Each record in the listing below is to be duplicated exactly.

WORKING DATA START

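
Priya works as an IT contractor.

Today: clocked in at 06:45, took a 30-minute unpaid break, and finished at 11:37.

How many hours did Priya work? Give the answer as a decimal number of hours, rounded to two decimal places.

Today: 06:45–11:37 = 4 h 52 min; less 30 min break → 4 h 22 min

4.37 hours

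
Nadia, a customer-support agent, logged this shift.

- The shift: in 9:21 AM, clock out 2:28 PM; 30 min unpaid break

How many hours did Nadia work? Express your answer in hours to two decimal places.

4.62 hours

The shift: 9:21 AM–2:28 PM = 5 h 7 min; less 30 min break → 4 h 37 min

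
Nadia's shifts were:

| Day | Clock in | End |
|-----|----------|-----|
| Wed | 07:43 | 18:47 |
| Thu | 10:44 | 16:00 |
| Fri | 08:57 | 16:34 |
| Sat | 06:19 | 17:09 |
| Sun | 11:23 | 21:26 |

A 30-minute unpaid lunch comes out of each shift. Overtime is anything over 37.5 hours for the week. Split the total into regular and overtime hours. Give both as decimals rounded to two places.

Regular 37.50 hours, overtime 4.83 hours

Wed: 07:43–18:47 = 11 h 4 min; less 30 min break → 10 h 34 min
Thu: 10:44–16:00 = 5 h 16 min; less 30 min break → 4 h 46 min
Fri: 08:57–16:34 = 7 h 37 min; less 30 min break → 7 h 7 min
Sat: 06:19–17:09 = 10 h 50 min; less 30 min break → 10 h 20 min
Sun: 11:23–21:26 = 10 h 3 min; less 30 min break → 9 h 33 min
Total worked: 42 h 20 min = 42.33 h.
Threshold 37.5 h → overtime 4 h 50 min, regular 37 h 30 min.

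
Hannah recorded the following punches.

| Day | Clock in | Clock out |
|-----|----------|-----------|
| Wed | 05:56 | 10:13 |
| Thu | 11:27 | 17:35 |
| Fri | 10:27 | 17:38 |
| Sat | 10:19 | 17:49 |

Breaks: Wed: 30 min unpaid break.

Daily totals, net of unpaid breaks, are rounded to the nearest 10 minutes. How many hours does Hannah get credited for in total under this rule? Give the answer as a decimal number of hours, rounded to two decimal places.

24.67 hours

Wed: 05:56–10:13 = 4 h 17 min − 30 min = 3 h 47 min → rounds to 3 h 50 min
Thu: 11:27–17:35 = 6 h 8 min → rounds to 6 h 10 min
Fri: 10:27–17:38 = 7 h 11 min → rounds to 7 h 10 min
Sat: 10:19–17:49 = 7 h 30 min → rounds to 7 h 30 min
Total credited: 24 h 40 min.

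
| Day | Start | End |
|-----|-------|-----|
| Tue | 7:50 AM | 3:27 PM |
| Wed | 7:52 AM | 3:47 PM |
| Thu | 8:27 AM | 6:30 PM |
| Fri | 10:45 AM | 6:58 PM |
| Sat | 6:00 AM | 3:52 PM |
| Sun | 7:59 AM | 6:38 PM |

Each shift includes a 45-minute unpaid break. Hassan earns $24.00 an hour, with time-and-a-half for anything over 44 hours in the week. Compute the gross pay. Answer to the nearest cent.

Tue: 7:50 AM–3:27 PM = 7 h 37 min; less 45 min break → 6 h 52 min
Wed: 7:52 AM–3:47 PM = 7 h 55 min; less 45 min break → 7 h 10 min
Thu: 8:27 AM–6:30 PM = 10 h 3 min; less 45 min break → 9 h 18 min
Fri: 10:45 AM–6:58 PM = 8 h 13 min; less 45 min break → 7 h 28 min
Sat: 6:00 AM–3:52 PM = 9 h 52 min; less 45 min break → 9 h 7 min
Sun: 7:59 AM–6:38 PM = 10 h 39 min; less 45 min break → 9 h 54 min
Total worked: 49 h 49 min = 2989 min.
Regular 44 h 0 min = 2640 min at $24.00/h; overtime 5 h 49 min = 349 min at $36.00/h.
Pay = (2640 × $24.00 + 349 × $36.00) ÷ 60 = $1265.40.

$1265.40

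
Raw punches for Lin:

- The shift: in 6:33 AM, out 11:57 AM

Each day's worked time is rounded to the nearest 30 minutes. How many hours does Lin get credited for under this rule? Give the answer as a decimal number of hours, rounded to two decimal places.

The shift: 6:33 AM–11:57 AM = 5 h 24 min → rounds to 5 h 30 min

5.50 hours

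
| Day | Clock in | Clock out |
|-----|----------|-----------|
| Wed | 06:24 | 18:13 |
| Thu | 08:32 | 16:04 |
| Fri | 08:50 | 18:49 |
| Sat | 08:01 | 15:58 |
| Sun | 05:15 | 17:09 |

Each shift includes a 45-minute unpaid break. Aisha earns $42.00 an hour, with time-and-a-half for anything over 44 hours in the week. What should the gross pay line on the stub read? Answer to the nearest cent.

$1938.30

Wed: 06:24–18:13 = 11 h 49 min; less 45 min break → 11 h 4 min
Thu: 08:32–16:04 = 7 h 32 min; less 45 min break → 6 h 47 min
Fri: 08:50–18:49 = 9 h 59 min; less 45 min break → 9 h 14 min
Sat: 08:01–15:58 = 7 h 57 min; less 45 min break → 7 h 12 min
Sun: 05:15–17:09 = 11 h 54 min; less 45 min break → 11 h 9 min
Total worked: 45 h 26 min = 2726 min.
Regular 44 h 0 min = 2640 min at $42.00/h; overtime 1 h 26 min = 86 min at $63.00/h.
Pay = (2640 × $42.00 + 86 × $63.00) ÷ 60 = $1938.30.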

WORKING DATA END

◆ **TASK ANSWER**:
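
Priya works as an IT contractor.

Today: clocked in at 06:45, took a 30-minute unpaid break, and finished at 11:37.

How many hours did Priya work? Give the answer as a decimal number of hours, rounded to two decimal places.

Today: 06:45–11:37 = 4 h 52 min; less 30 min break → 4 h 22 min

4.37 hours

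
Nadia, a customer-support agent, logged this shift.

- The shift: in 9:21 AM, clock out 2:28 PM; 30 min unpaid break

How many hours did Nadia work? Express your answer in hours to two decimal places.

4.62 hours

The shift: 9:21 AM–2:28 PM = 5 h 7 min; less 30 min break → 4 h 37 min

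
Nadia's shifts were:

| Day | Clock in | End |
|-----|----------|-----|
| Wed | 07:43 | 18:47 |
| Thu | 10:44 | 16:00 |
| Fri | 08:57 | 16:34 |
| Sat | 06:19 | 17:09 |
| Sun | 11:23 | 21:26 |

A 30-minute unpaid lunch comes out of each shift. Overtime is anything over 37.5 hours for the week. Split the total into regular and overtime hours. Give both as decimals rounded to two places.

Regular 37.50 hours, overtime 4.83 hours

Wed: 07:43–18:47 = 11 h 4 min; less 30 min break → 10 h 34 min
Thu: 10:44–16:00 = 5 h 16 min; less 30 min break → 4 h 46 min
Fri: 08:57–16:34 = 7 h 37 min; less 30 min break → 7 h 7 min
Sat: 06:19–17:09 = 10 h 50 min; less 30 min break → 10 h 20 min
Sun: 11:23–21:26 = 10 h 3 min; less 30 min break → 9 h 33 min
Total worked: 42 h 20 min = 42.33 h.
Threshold 37.5 h → overtime 4 h 50 min, regular 37 h 30 min.

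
Hannah recorded the following punches.

| Day | Clock in | Clock out |
|-----|----------|-----------|
| Wed | 05:56 | 10:13 |
| Thu | 11:27 | 17:35 |
| Fri | 10:27 | 17:38 |
| Sat | 10:19 | 17:49 |

Breaks: Wed: 30 min unpaid break.

Daily totals, net of unpaid breaks, are rounded to the nearest 10 minutes. How many hours does Hannah get credited for in total under this rule? Give the answer as a decimal number of hours, rounded to two decimal places.

24.67 hours

Wed: 05:56–10:13 = 4 h 17 min − 30 min = 3 h 47 min → rounds to 3 h 50 min
Thu: 11:27–17:35 = 6 h 8 min → rounds to 6 h 10 min
Fri: 10:27–17:38 = 7 h 11 min → rounds to 7 h 10 min
Sat: 10:19–17:49 = 7 h 30 min → rounds to 7 h 30 min
Total credited: 24 h 40 min.

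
| Day | Start | End |
|-----|-------|-----|
| Tue | 7:50 AM | 3:27 PM |
| Wed | 7:52 AM | 3:47 PM |
| Thu | 8:27 AM | 6:30 PM |
| Fri | 10:45 AM | 6:58 PM |
| Sat | 6:00 AM | 3:52 PM |
| Sun | 7:59 AM | 6:38 PM |

Each shift includes a 45-minute unpaid break. Hassan earns $24.00 an hour, with time-and-a-half for anything over 44 hours in the week. Compute the gross pay. Answer to the nearest cent.

Tue: 7:50 AM–3:27 PM = 7 h 37 min; less 45 min break → 6 h 52 min
Wed: 7:52 AM–3:47 PM = 7 h 55 min; less 45 min break → 7 h 10 min
Thu: 8:27 AM–6:30 PM = 10 h 3 min; less 45 min break → 9 h 18 min
Fri: 10:45 AM–6:58 PM = 8 h 13 min; less 45 min break → 7 h 28 min
Sat: 6:00 AM–3:52 PM = 9 h 52 min; less 45 min break → 9 h 7 min
Sun: 7:59 AM–6:38 PM = 10 h 39 min; less 45 min break → 9 h 54 min
Total worked: 49 h 49 min = 2989 min.
Regular 44 h 0 min = 2640 min at $24.00/h; overtime 5 h 49 min = 349 min at $36.00/h.
Pay = (2640 × $24.00 + 349 × $36.00) ÷ 60 = $1265.40.

$1265.40

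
Raw punches for Lin:

- The shift: in 6:33 AM, out 11:57 AM

Each day's worked time is rounded to the nearest 30 minutes. How many hours does Lin get credited for under this rule? Give the answer as a decimal number of hours, rounded to two decimal places.

The shift: 6:33 AM–11:57 AM = 5 h 24 min → rounds to 5 h 30 min

5.50 hours

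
| Day | Clock in | Clock out |
|-----|----------|-----------|
| Wed | 06:24 | 18:13 |
| Thu | 08:32 | 16:04 |
| Fri | 08:50 | 18:49 |
| Sat | 08:01 | 15:58 |
| Sun | 05:15 | 17:09 |

Each shift includes a 45-minute unpaid break. Aisha earns $42.00 an hour, with time-and-a-half for anything over 44 hours in the week. What should the gross pay line on the stub read? Answer to the nearest cent.

$1938.30

Wed: 06:24–18:13 = 11 h 49 min; less 45 min break → 11 h 4 min
Thu: 08:32–16:04 = 7 h 32 min; less 45 min break → 6 h 47 min
Fri: 08:50–18:49 = 9 h 59 min; less 45 min break → 9 h 14 min
Sat: 08:01–15:58 = 7 h 57 min; less 45 min break → 7 h 12 min
Sun: 05:15–17:09 = 11 h 54 min; less 45 min break → 11 h 9 min
Total worked: 45 h 26 min = 2726 min.
Regular 44 h 0 min = 2640 min at $42.00/h; overtime 1 h 26 min = 86 min at $63.00/h.
Pay = (2640 × $42.00 + 86 × $63.00) ÷ 60 = $1938.30.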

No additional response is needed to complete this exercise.